## WHAT TO PRODUCE
Copy, from the data below, each line that has the word "Judith".
=== Begin Enclosure ===
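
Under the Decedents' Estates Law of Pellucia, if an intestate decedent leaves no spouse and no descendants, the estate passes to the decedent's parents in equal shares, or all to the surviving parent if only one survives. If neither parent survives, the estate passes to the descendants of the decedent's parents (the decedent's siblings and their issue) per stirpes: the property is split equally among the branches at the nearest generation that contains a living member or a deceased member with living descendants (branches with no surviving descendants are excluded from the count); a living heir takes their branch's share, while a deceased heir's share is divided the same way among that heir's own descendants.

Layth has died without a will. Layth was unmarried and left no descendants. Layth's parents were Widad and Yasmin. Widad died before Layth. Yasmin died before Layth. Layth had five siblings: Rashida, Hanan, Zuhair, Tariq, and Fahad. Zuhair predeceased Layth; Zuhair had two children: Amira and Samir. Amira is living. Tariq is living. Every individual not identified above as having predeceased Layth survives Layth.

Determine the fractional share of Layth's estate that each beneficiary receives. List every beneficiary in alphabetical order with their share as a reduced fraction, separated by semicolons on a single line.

Neither parent survives and there are no descendants, so the estate passes to Layth's siblings and their issue per stirpes.
The estate is divided into 5 equal shares of 1/5 among Rashida, Hanan, Zuhair, Tariq, Fahad.
Rashida is living and takes 1/5.
Hanan is living and takes 1/5.
Zuhair predeceased; the 1/5 allotted to Zuhair's branch passes to Zuhair's issue by representation.
The 1/5 is divided into 2 equal shares of 1/10 among Amira, Samir.
Amira is living and takes 1/10.
Samir is living and takes 1/10.
Tariq is living and takes 1/5.
Fahad is living and takes 1/5.

Amira 1/10; Fahad 1/5; Hanan 1/5; Rashida 1/5; Samir 1/10; Tariq 1/5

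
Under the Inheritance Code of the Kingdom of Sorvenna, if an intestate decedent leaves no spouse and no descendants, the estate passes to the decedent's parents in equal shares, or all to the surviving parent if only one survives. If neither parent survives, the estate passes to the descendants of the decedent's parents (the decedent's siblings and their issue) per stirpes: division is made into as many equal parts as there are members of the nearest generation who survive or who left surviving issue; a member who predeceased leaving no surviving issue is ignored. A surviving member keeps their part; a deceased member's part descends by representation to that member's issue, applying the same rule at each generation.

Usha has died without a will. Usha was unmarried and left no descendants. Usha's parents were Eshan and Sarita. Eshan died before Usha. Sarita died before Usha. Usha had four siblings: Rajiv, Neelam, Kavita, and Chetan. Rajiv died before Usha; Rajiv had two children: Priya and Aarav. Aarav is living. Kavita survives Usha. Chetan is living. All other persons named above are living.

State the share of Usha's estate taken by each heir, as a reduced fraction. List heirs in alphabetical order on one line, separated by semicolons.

Neither parent survives and there are no descendants, so the estate passes to Usha's siblings and their issue per stirpes.
The estate is divided into 4 equal shares of 1/4 among Rajiv, Neelam, Kavita, Chetan.
Rajiv predeceased; the 1/4 allotted to Rajiv's branch passes to Rajiv's issue by representation.
The 1/4 is divided into 2 equal shares of 1/8 among Priya, Aarav.
Priya is living and takes 1/8.
Aarav is living and takes 1/8.
Neelam is living and takes 1/4.
Kavita is living and takes 1/4.
Chetan is living and takes 1/4.

Aarav 1/8; Chetan 1/4; Kavita 1/4; Neelam 1/4; Priya 1/8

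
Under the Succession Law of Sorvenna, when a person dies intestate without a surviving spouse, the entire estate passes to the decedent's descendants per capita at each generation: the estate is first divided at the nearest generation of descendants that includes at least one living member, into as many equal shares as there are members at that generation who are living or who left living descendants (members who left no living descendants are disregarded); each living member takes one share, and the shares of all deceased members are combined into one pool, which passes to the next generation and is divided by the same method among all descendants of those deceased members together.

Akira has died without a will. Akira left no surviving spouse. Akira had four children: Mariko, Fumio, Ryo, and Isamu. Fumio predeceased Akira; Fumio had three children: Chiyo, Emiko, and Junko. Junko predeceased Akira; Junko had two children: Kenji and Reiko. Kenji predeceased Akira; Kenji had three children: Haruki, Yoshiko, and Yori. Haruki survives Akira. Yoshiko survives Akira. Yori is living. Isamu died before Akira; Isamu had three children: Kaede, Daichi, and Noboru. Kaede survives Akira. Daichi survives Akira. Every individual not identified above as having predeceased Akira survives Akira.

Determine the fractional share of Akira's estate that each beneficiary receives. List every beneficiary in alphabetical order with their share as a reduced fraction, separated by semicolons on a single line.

Chiyo 1/12; Daichi 1/12; Emiko 1/12; Haruki 1/72; Kaede 1/12; Mariko 1/4; Noboru 1/12; Reiko 1/24; Ryo 1/4; Yori 1/72; Yoshiko 1/72

There is no surviving spouse, so the entire estate passes to Akira's descendants per capita at each generation.
At generation 1 (Mariko, Fumio, Ryo, Isamu) there are 4 shares of (1)/4 = 1/4 each.
Living: Mariko and Ryo — each takes 1/4.
Deceased: Fumio and Isamu. Their combined 1/2 is pooled and carried to generation 2.
At generation 2 (Chiyo, Emiko, Junko, Kaede, Daichi, Noboru) there are 6 shares of (1/2)/6 = 1/12 each.
Living: Chiyo, Emiko, Kaede, Daichi, and Noboru — each takes 1/12.
Deceased: Junko. That 1/12 share is carried to generation 3.
At generation 3 (Kenji, Reiko) there are 2 shares of (1/12)/2 = 1/24 each.
Living: Reiko — each takes 1/24.
Deceased: Kenji. That 1/24 share is carried to generation 4.
At generation 4 (Haruki, Yoshiko, Yori) there are 3 shares of (1/24)/3 = 1/72 each.
Living: Haruki, Yoshiko, and Yori — each takes 1/72.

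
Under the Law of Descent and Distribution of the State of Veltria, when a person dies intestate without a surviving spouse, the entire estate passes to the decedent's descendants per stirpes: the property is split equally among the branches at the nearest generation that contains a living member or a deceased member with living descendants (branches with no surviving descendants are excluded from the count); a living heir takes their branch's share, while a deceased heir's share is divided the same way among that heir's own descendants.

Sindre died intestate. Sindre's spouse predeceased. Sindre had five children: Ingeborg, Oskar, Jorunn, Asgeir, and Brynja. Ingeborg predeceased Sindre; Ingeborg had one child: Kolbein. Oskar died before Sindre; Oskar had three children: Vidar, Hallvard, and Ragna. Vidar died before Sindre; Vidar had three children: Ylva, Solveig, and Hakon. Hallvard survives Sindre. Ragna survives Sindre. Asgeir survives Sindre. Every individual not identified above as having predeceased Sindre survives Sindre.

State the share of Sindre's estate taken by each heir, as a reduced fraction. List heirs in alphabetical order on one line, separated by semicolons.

There is no surviving spouse, so the entire estate passes to Sindre's descendants per stirpes.
The estate is divided into 5 equal shares of 1/5 among Ingeborg, Oskar, Jorunn, Asgeir, Brynja.
Ingeborg predeceased; the 1/5 allotted to Ingeborg's branch passes to Ingeborg's issue by representation.
Kolbein is the sole taker at this level and receives the full 1/5.
Oskar predeceased; the 1/5 allotted to Oskar's branch passes to Oskar's issue by representation.
The 1/5 is divided into 3 equal shares of 1/15 among Vidar, Hallvard, Ragna.
Vidar predeceased; the 1/15 allotted to Vidar's branch passes to Vidar's issue by representation.
The 1/15 is divided into 3 equal shares of 1/45 among Ylva, Solveig, Hakon.
Ylva is living and takes 1/45.
Solveig is living and takes 1/45.
Hakon is living and takes 1/45.
Hallvard is living and takes 1/15.
Ragna is living and takes 1/15.
Jorunn is living and takes 1/5.
Asgeir is living and takes 1/5.
Brynja is living and takes 1/5.

Asgeir 1/5; Brynja 1/5; Hakon 1/45; Hallvard 1/15; Jorunn 1/5; Kolbein 1/5; Ragna 1/15; Solveig 1/45; Ylva 1/45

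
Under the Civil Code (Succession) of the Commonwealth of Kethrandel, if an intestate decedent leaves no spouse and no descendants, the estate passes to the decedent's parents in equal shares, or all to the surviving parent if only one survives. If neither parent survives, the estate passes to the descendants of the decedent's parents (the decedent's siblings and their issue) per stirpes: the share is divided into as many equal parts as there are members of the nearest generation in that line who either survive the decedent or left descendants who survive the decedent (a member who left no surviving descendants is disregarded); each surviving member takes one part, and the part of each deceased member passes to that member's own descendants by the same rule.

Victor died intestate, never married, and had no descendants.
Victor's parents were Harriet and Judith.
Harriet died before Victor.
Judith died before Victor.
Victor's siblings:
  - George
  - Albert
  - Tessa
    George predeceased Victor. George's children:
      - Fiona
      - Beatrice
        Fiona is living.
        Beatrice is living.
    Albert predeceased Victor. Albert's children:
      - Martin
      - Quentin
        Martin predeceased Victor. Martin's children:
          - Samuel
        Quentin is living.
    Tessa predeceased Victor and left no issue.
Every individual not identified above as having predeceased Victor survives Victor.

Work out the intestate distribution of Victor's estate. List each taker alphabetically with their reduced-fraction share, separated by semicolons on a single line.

Neither parent survives and there are no descendants, so the estate passes to Victor's siblings and their issue per stirpes.
Tessa left no surviving issue, so that branch lapses and is disregarded.
The estate is divided into 2 equal shares of 1/2 among George, Albert.
George predeceased; the 1/2 allotted to George's branch passes to George's issue by representation.
The 1/2 is divided into 2 equal shares of 1/4 among Fiona, Beatrice.
Fiona is living and takes 1/4.
Beatrice is living and takes 1/4.
Albert predeceased; the 1/2 allotted to Albert's branch passes to Albert's issue by representation.
The 1/2 is divided into 2 equal shares of 1/4 among Martin, Quentin.
Martin predeceased; the 1/4 allotted to Martin's branch passes to Martin's issue by representation.
Samuel is the sole taker at this level and receives the full 1/4.
Quentin is living and takes 1/4.

Beatrice 1/4; Fiona 1/4; Quentin 1/4; Samuel 1/4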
=== End Enclosure ===
## SOLUTION FOR THIS EXERCISE
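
Victor's parents were Harriet and Judith.
Judith died before Victor.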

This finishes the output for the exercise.